Exercise brief:
Once you reach the line containing "E: arrival=4, burst=4, priority=4", copy it and every line after it exactly, through the end of the data below.

Stored dataset items:

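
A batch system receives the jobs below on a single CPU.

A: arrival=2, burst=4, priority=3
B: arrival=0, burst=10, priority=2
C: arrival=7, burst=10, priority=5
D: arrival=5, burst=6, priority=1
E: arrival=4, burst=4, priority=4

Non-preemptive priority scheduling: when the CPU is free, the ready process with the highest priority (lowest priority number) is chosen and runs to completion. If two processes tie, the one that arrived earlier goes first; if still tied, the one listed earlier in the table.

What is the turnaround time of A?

Timeline: | B 0-10 | D 10-16 | A 16-20 | E 20-24 | C 24-34 |
Completion: A=20  B=10  C=34  D=16  E=24
Turnaround(A) = completion − arrival = 20 − 2 = 18

18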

Completed exercise:
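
E: arrival=4, burst=4, priority=4

Non-preemptive priority scheduling: when the CPU is free, the ready process with the highest priority (lowest priority number) is chosen and runs to completion. If two processes tie, the one that arrived earlier goes first; if still tied, the one listed earlier in the table.

What is the turnaround time of A?

Timeline: | B 0-10 | D 10-16 | A 16-20 | E 20-24 | C 24-34 |
Completion: A=20  B=10  C=34  D=16  E=24
Turnaround(A) = completion − arrival = 20 − 2 = 18

18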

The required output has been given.